_ABOUT THIS EXERCISE:_
In the listing below, identify each line with the word "carries" and return those lines.

_INPUT FOR THIS TASK:_
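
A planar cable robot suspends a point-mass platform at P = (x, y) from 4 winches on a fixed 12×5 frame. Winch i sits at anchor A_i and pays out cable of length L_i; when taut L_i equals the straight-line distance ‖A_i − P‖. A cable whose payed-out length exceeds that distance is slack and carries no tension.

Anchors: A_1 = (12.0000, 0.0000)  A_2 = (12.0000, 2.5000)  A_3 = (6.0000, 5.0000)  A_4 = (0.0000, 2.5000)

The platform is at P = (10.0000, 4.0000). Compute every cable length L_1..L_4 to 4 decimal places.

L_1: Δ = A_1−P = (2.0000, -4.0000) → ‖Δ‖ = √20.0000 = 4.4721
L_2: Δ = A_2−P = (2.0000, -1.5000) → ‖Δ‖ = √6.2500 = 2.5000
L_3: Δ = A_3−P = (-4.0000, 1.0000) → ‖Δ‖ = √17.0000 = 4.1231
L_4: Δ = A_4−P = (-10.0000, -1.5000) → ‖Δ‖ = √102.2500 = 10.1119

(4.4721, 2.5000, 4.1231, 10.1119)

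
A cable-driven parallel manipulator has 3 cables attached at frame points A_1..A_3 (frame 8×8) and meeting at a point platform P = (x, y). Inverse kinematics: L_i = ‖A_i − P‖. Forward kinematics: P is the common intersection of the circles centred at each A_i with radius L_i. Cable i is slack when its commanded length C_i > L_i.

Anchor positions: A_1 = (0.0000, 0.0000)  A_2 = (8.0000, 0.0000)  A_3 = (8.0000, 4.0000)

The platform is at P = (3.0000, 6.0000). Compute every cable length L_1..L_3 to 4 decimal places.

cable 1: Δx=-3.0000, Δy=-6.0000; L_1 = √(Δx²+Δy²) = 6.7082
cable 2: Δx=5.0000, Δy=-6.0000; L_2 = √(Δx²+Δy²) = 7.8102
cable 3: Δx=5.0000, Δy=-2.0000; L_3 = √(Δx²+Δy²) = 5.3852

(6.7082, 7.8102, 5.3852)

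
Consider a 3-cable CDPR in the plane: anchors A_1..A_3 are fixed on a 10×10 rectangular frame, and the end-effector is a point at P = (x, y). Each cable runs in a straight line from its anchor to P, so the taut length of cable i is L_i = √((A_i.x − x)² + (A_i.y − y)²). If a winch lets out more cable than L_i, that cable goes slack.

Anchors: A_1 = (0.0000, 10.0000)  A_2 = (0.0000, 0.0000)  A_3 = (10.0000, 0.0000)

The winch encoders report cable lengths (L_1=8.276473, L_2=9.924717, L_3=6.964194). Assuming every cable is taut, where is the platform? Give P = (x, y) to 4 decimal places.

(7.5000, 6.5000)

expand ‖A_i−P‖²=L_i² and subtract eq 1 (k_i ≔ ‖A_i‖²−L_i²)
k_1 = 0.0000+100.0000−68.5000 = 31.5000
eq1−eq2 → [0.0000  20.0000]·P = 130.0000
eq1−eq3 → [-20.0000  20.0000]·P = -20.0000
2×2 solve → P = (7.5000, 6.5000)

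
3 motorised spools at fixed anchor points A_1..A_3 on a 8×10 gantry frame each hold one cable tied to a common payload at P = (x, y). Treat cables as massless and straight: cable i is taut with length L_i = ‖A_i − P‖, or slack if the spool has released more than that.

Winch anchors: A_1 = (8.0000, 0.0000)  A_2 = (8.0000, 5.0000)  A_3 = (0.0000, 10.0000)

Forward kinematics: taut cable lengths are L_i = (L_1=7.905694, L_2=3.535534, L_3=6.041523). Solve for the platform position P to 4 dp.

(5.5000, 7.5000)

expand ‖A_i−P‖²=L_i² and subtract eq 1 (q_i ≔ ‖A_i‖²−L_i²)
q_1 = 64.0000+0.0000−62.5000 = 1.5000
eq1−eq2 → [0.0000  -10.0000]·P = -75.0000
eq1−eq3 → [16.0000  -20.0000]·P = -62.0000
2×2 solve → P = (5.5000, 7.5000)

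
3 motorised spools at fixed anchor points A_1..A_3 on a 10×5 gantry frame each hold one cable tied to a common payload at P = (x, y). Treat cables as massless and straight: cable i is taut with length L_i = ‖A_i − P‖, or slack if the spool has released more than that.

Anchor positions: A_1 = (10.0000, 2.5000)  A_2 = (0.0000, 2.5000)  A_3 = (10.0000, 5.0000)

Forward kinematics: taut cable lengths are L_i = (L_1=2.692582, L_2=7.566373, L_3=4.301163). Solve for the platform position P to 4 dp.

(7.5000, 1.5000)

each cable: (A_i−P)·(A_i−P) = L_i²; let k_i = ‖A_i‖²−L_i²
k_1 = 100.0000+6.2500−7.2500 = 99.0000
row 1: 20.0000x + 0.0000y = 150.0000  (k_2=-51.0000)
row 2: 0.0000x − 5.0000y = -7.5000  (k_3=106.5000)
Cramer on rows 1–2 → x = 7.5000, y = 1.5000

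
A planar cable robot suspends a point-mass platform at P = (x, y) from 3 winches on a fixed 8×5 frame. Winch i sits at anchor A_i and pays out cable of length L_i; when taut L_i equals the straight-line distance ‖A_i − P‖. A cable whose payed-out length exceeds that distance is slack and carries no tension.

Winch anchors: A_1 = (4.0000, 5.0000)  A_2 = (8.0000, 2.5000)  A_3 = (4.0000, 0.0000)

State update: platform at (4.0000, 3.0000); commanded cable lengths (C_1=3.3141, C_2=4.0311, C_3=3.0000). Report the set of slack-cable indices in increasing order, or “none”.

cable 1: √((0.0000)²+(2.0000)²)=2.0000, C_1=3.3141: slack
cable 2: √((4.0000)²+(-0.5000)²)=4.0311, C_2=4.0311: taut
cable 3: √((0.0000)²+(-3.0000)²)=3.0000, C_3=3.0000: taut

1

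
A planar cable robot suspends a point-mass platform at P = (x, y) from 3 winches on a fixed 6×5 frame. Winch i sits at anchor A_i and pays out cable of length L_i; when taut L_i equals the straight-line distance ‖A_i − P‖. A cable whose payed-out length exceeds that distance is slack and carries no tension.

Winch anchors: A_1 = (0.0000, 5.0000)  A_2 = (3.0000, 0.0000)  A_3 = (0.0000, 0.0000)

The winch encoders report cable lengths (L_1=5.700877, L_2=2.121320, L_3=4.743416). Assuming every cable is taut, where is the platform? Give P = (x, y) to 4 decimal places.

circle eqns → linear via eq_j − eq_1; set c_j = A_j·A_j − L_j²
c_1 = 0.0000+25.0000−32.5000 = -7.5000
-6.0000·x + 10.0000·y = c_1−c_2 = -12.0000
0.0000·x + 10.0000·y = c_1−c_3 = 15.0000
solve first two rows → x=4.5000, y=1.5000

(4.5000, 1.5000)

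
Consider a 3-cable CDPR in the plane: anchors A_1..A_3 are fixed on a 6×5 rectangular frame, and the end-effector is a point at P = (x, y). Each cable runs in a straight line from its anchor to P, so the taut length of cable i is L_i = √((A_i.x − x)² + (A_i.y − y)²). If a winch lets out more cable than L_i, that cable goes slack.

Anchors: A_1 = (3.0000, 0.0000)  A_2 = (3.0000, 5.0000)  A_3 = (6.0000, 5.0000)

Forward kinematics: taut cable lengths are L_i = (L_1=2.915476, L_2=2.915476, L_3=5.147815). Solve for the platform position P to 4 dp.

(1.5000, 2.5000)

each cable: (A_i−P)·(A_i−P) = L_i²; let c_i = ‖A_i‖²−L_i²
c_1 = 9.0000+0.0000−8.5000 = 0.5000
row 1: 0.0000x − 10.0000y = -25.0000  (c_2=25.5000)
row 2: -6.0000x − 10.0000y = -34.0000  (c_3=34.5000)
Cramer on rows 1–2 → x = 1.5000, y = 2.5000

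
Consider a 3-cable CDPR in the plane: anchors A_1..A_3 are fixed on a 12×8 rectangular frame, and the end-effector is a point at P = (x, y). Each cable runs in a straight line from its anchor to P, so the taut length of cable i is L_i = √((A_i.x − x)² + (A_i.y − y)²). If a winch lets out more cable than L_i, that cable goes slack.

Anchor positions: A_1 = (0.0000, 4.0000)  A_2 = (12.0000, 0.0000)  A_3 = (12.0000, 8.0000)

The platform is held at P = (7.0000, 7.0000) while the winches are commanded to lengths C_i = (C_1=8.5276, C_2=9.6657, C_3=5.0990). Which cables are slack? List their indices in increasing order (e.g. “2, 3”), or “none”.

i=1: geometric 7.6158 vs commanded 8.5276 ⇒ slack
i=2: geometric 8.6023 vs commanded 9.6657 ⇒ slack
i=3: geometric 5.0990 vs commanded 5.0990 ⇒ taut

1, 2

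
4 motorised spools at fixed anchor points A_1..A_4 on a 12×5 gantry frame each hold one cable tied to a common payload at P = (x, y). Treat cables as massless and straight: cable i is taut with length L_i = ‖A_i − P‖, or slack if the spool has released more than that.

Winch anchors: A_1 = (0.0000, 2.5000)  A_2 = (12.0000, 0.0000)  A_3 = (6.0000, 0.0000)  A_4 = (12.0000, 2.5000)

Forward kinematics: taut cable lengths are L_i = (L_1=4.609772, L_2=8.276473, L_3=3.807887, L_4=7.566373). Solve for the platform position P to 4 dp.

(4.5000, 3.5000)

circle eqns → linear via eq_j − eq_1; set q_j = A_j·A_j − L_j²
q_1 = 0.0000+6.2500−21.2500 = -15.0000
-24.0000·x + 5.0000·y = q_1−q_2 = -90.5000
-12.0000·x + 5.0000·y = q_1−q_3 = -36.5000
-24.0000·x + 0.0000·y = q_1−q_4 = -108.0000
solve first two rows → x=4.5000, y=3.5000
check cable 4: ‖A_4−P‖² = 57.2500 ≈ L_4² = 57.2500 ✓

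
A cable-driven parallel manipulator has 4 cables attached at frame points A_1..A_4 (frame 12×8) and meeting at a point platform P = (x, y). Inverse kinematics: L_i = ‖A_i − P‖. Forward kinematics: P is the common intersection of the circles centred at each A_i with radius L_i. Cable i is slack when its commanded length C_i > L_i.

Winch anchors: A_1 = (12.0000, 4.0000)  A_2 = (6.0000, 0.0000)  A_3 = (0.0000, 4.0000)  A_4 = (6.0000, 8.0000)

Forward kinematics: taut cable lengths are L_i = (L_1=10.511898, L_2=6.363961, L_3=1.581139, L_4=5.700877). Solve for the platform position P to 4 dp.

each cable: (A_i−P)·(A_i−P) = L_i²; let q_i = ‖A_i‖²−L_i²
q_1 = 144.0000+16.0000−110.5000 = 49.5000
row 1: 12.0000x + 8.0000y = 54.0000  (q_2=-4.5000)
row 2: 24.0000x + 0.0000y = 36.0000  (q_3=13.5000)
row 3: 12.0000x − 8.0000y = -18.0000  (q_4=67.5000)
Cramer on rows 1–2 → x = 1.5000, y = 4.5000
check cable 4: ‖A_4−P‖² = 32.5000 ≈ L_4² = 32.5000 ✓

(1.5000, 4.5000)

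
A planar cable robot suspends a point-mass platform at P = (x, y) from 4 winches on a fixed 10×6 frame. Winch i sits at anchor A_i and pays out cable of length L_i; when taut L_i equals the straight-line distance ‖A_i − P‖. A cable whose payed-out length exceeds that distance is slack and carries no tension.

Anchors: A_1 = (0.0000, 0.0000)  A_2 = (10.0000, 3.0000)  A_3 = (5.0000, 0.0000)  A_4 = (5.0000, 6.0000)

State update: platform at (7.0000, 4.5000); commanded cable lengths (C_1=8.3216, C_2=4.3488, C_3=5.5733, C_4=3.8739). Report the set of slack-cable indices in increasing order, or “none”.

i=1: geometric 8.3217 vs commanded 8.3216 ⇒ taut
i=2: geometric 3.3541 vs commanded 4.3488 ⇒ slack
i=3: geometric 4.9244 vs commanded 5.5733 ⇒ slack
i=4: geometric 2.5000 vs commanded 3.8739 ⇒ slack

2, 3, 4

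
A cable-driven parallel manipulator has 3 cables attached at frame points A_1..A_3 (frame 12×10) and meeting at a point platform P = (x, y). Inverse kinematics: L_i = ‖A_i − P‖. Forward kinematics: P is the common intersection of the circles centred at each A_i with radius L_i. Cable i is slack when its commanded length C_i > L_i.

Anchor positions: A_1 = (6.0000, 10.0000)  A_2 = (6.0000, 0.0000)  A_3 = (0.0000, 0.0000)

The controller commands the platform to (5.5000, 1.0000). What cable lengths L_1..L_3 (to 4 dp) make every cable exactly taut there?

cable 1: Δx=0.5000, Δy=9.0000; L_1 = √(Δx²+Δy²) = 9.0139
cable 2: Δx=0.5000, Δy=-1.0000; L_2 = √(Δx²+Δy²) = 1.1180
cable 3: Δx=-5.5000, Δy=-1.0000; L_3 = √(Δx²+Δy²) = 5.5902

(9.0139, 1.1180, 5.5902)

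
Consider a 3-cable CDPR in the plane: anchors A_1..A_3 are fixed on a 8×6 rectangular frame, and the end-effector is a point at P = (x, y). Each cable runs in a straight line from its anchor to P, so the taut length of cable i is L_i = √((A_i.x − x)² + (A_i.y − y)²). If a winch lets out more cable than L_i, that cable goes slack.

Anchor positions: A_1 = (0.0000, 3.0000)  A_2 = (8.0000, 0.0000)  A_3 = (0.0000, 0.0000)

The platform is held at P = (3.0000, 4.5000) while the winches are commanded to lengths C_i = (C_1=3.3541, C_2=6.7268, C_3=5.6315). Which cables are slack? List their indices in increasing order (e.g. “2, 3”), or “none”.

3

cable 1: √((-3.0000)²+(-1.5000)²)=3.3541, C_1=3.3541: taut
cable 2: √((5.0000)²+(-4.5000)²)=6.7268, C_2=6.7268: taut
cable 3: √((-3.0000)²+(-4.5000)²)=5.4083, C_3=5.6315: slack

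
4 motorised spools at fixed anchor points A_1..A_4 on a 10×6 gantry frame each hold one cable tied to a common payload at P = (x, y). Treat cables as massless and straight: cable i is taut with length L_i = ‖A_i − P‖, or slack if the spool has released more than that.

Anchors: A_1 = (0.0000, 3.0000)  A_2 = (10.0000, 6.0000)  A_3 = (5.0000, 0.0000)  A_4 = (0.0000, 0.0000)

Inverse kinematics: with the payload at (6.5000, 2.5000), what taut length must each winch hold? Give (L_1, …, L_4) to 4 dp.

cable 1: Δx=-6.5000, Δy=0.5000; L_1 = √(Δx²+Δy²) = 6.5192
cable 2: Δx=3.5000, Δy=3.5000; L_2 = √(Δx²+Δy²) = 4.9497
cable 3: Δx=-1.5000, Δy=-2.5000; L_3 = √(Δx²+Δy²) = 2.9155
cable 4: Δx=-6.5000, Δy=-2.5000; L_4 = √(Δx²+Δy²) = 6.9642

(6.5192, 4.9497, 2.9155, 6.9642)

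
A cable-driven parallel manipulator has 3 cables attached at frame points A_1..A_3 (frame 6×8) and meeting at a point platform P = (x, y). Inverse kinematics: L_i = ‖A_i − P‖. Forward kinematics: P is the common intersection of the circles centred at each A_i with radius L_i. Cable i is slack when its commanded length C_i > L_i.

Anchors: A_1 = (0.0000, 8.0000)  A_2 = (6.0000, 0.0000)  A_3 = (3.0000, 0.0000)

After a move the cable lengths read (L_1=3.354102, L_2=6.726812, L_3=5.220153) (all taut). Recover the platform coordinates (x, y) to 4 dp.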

_RESULT OF THIS TASK:_
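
A planar cable robot suspends a point-mass platform at P = (x, y) from 4 winches on a fixed 12×5 frame. Winch i sits at anchor A_i and pays out cable of length L_i; when taut L_i equals the straight-line distance ‖A_i − P‖. A cable whose payed-out length exceeds that distance is slack and carries no tension.
A planar cable robot suspends a point-mass platform at P = (x, y) from 3 winches on a fixed 8×5 frame. Winch i sits at anchor A_i and pays out cable of length L_i; when taut L_i equals the straight-line distance ‖A_i − P‖. A cable whose payed-out length exceeds that distance is slack and carries no tension.
A planar cable robot suspends a point-mass platform at P = (x, y) from 3 winches on a fixed 6×5 frame. Winch i sits at anchor A_i and pays out cable of length L_i; when taut L_i equals the straight-line distance ‖A_i − P‖. A cable whose payed-out length exceeds that distance is slack and carries no tension.
A planar cable robot suspends a point-mass platform at P = (x, y) from 4 winches on a fixed 10×6 frame. Winch i sits at anchor A_i and pays out cable of length L_i; when taut L_i equals the straight-line distance ‖A_i − P‖. A cable whose payed-out length exceeds that distance is slack and carries no tension.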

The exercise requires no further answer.